A word-for-word restatement of the whole listing is the expected answer.

**** EXERCISE MATERIALS

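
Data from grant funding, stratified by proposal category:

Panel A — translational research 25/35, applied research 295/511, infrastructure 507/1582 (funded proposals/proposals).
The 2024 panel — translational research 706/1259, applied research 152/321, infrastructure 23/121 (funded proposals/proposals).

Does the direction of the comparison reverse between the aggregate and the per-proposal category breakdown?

Yes

Translational research: Panel A 25/35 = 71.4%, the 2024 panel 706/1259 = 56.1% → Panel A
Applied research: Panel A 295/511 = 57.7%, the 2024 panel 152/321 = 47.4% → Panel A
Infrastructure: Panel A 507/1582 = 32.0%, the 2024 panel 23/121 = 19.0% → Panel A
Overall: Panel A 827/2128 = 38.9%, the 2024 panel 881/1701 = 51.8% → the 2024 panel
Panel A wins each proposal group but the 2024 panel wins overall — the comparison reverses. Panel A's proposals skew toward infrastructure, which has a lower base rate.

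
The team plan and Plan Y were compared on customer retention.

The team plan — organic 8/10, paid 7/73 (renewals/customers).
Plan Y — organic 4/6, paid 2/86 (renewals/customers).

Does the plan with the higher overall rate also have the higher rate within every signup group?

Organic: the team plan 8/10 = 80.0%, Plan Y 4/6 = 66.7% → the team plan
Paid: the team plan 7/73 = 9.6%, Plan Y 2/86 = 2.3% → the team plan
Overall: the team plan 15/83 = 18.1%, Plan Y 6/92 = 6.5% → the team plan
The team plan wins overall and in every signup group — no reversal.

Yes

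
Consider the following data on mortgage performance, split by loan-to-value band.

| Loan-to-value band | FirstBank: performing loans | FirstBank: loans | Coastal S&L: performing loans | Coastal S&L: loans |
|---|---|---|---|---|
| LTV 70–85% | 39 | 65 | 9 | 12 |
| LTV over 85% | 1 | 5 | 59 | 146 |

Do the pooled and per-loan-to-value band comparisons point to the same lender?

LTV 70–85%: FirstBank 39/65 = 60.0%, Coastal S&L 9/12 = 75.0% → Coastal S&L
LTV over 85%: FirstBank 1/5 = 20.0%, Coastal S&L 59/146 = 40.4% → Coastal S&L
Overall: FirstBank 40/70 = 57.1%, Coastal S&L 68/158 = 43.0% → FirstBank
Coastal S&L wins each loan-to-value group but FirstBank wins overall — the comparison reverses. Coastal S&L's loans skew toward LTV over 85%, which has a lower base rate.

No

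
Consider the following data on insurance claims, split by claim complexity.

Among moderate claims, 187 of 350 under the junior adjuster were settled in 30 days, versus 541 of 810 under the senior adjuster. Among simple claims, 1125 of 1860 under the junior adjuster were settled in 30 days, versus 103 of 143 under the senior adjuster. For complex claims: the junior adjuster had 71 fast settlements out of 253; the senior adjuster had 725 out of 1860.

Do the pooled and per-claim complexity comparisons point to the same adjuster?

Moderate: the junior adjuster 187/350 = 53.4%, the senior adjuster 541/810 = 66.8% → the senior adjuster
Simple: the junior adjuster 1125/1860 = 60.5%, the senior adjuster 103/143 = 72.0% → the senior adjuster
Complex: the junior adjuster 71/253 = 28.1%, the senior adjuster 725/1860 = 39.0% → the senior adjuster
Overall: the junior adjuster 1383/2463 = 56.2%, the senior adjuster 1369/2813 = 48.7% → the junior adjuster
The senior adjuster wins each claim group but the junior adjuster wins overall — the comparison reverses. The senior adjuster's claims skew toward complex, which has a lower base rate.

No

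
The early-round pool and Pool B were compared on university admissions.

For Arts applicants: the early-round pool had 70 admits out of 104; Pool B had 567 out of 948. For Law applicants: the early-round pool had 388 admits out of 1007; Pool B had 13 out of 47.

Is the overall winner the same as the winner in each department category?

No

Arts: the early-round pool 70/104 = 67.3%, Pool B 567/948 = 59.8% → the early-round pool
Law: the early-round pool 388/1007 = 38.5%, Pool B 13/47 = 27.7% → the early-round pool
Overall: the early-round pool 458/1111 = 41.2%, Pool B 580/995 = 58.3% → Pool B
The early-round pool wins each department group but Pool B wins overall — the comparison reverses. The early-round pool's applicants skew toward Law, which has a lower base rate.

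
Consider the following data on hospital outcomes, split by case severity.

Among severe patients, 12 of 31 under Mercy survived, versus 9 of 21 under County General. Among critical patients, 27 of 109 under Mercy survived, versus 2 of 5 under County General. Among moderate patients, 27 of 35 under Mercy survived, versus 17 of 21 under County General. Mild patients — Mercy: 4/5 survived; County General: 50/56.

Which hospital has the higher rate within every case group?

County General

Severe: Mercy 12/31 = 38.7%, County General 9/21 = 42.9% → County General
Critical: Mercy 27/109 = 24.8%, County General 2/5 = 40.0% → County General
Moderate: Mercy 27/35 = 77.1%, County General 17/21 = 81.0% → County General
Mild: Mercy 4/5 = 80.0%, County General 50/56 = 89.3% → County General
County General has the higher rate in all 4 groups.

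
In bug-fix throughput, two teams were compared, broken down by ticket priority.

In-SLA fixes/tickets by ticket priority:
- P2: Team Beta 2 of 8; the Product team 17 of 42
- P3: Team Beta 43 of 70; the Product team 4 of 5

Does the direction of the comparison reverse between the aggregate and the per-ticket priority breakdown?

Yes

P2: Team Beta 2/8 = 25.0%, the Product team 17/42 = 40.5% → the Product team
P3: Team Beta 43/70 = 61.4%, the Product team 4/5 = 80.0% → the Product team
Overall: Team Beta 45/78 = 57.7%, the Product team 21/47 = 44.7% → Team Beta
The Product team wins each ticket group but Team Beta wins overall — the comparison reverses. The Product team's tickets skew toward P2, which has a lower base rate.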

********

◆ **RESULT BELOW**:
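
Data from grant funding, stratified by proposal category:

Panel A — translational research 25/35, applied research 295/511, infrastructure 507/1582 (funded proposals/proposals).
The 2024 panel — translational research 706/1259, applied research 152/321, infrastructure 23/121 (funded proposals/proposals).

Does the direction of the comparison reverse between the aggregate and the per-proposal category breakdown?

Yes

Translational research: Panel A 25/35 = 71.4%, the 2024 panel 706/1259 = 56.1% → Panel A
Applied research: Panel A 295/511 = 57.7%, the 2024 panel 152/321 = 47.4% → Panel A
Infrastructure: Panel A 507/1582 = 32.0%, the 2024 panel 23/121 = 19.0% → Panel A
Overall: Panel A 827/2128 = 38.9%, the 2024 panel 881/1701 = 51.8% → the 2024 panel
Panel A wins each proposal group but the 2024 panel wins overall — the comparison reverses. Panel A's proposals skew toward infrastructure, which has a lower base rate.

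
The team plan and Plan Y were compared on customer retention.

The team plan — organic 8/10, paid 7/73 (renewals/customers).
Plan Y — organic 4/6, paid 2/86 (renewals/customers).

Does the plan with the higher overall rate also have the higher rate within every signup group?

Organic: the team plan 8/10 = 80.0%, Plan Y 4/6 = 66.7% → the team plan
Paid: the team plan 7/73 = 9.6%, Plan Y 2/86 = 2.3% → the team plan
Overall: the team plan 15/83 = 18.1%, Plan Y 6/92 = 6.5% → the team plan
The team plan wins overall and in every signup group — no reversal.

Yes

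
Consider the following data on mortgage performance, split by loan-to-value band.

| Loan-to-value band | FirstBank: performing loans | FirstBank: loans | Coastal S&L: performing loans | Coastal S&L: loans |
|---|---|---|---|---|
| LTV 70–85% | 39 | 65 | 9 | 12 |
| LTV over 85% | 1 | 5 | 59 | 146 |

Do the pooled and per-loan-to-value band comparisons point to the same lender?

LTV 70–85%: FirstBank 39/65 = 60.0%, Coastal S&L 9/12 = 75.0% → Coastal S&L
LTV over 85%: FirstBank 1/5 = 20.0%, Coastal S&L 59/146 = 40.4% → Coastal S&L
Overall: FirstBank 40/70 = 57.1%, Coastal S&L 68/158 = 43.0% → FirstBank
Coastal S&L wins each loan-to-value group but FirstBank wins overall — the comparison reverses. Coastal S&L's loans skew toward LTV over 85%, which has a lower base rate.

No

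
Consider the following data on insurance claims, split by claim complexity.

Among moderate claims, 187 of 350 under the junior adjuster were settled in 30 days, versus 541 of 810 under the senior adjuster. Among simple claims, 1125 of 1860 under the junior adjuster were settled in 30 days, versus 103 of 143 under the senior adjuster. For complex claims: the junior adjuster had 71 fast settlements out of 253; the senior adjuster had 725 out of 1860.

Do the pooled and per-claim complexity comparisons point to the same adjuster?

Moderate: the junior adjuster 187/350 = 53.4%, the senior adjuster 541/810 = 66.8% → the senior adjuster
Simple: the junior adjuster 1125/1860 = 60.5%, the senior adjuster 103/143 = 72.0% → the senior adjuster
Complex: the junior adjuster 71/253 = 28.1%, the senior adjuster 725/1860 = 39.0% → the senior adjuster
Overall: the junior adjuster 1383/2463 = 56.2%, the senior adjuster 1369/2813 = 48.7% → the junior adjuster
The senior adjuster wins each claim group but the junior adjuster wins overall — the comparison reverses. The senior adjuster's claims skew toward complex, which has a lower base rate.

No

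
The early-round pool and Pool B were compared on university admissions.

For Arts applicants: the early-round pool had 70 admits out of 104; Pool B had 567 out of 948. For Law applicants: the early-round pool had 388 admits out of 1007; Pool B had 13 out of 47.

Is the overall winner the same as the winner in each department category?

No

Arts: the early-round pool 70/104 = 67.3%, Pool B 567/948 = 59.8% → the early-round pool
Law: the early-round pool 388/1007 = 38.5%, Pool B 13/47 = 27.7% → the early-round pool
Overall: the early-round pool 458/1111 = 41.2%, Pool B 580/995 = 58.3% → Pool B
The early-round pool wins each department group but Pool B wins overall — the comparison reverses. The early-round pool's applicants skew toward Law, which has a lower base rate.

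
Consider the following data on hospital outcomes, split by case severity.

Among severe patients, 12 of 31 under Mercy survived, versus 9 of 21 under County General. Among critical patients, 27 of 109 under Mercy survived, versus 2 of 5 under County General. Among moderate patients, 27 of 35 under Mercy survived, versus 17 of 21 under County General. Mild patients — Mercy: 4/5 survived; County General: 50/56.

Which hospital has the higher rate within every case group?

County General

Severe: Mercy 12/31 = 38.7%, County General 9/21 = 42.9% → County General
Critical: Mercy 27/109 = 24.8%, County General 2/5 = 40.0% → County General
Moderate: Mercy 27/35 = 77.1%, County General 17/21 = 81.0% → County General
Mild: Mercy 4/5 = 80.0%, County General 50/56 = 89.3% → County General
County General has the higher rate in all 4 groups.

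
In bug-fix throughput, two teams were compared, broken down by ticket priority.

In-SLA fixes/tickets by ticket priority:
- P2: Team Beta 2 of 8; the Product team 17 of 42
- P3: Team Beta 43 of 70; the Product team 4 of 5

Does the direction of the comparison reverse between the aggregate and the per-ticket priority breakdown?

Yes

P2: Team Beta 2/8 = 25.0%, the Product team 17/42 = 40.5% → the Product team
P3: Team Beta 43/70 = 61.4%, the Product team 4/5 = 80.0% → the Product team
Overall: Team Beta 45/78 = 57.7%, the Product team 21/47 = 44.7% → Team Beta
The Product team wins each ticket group but Team Beta wins overall — the comparison reverses. The Product team's tickets skew toward P2, which has a lower base rate.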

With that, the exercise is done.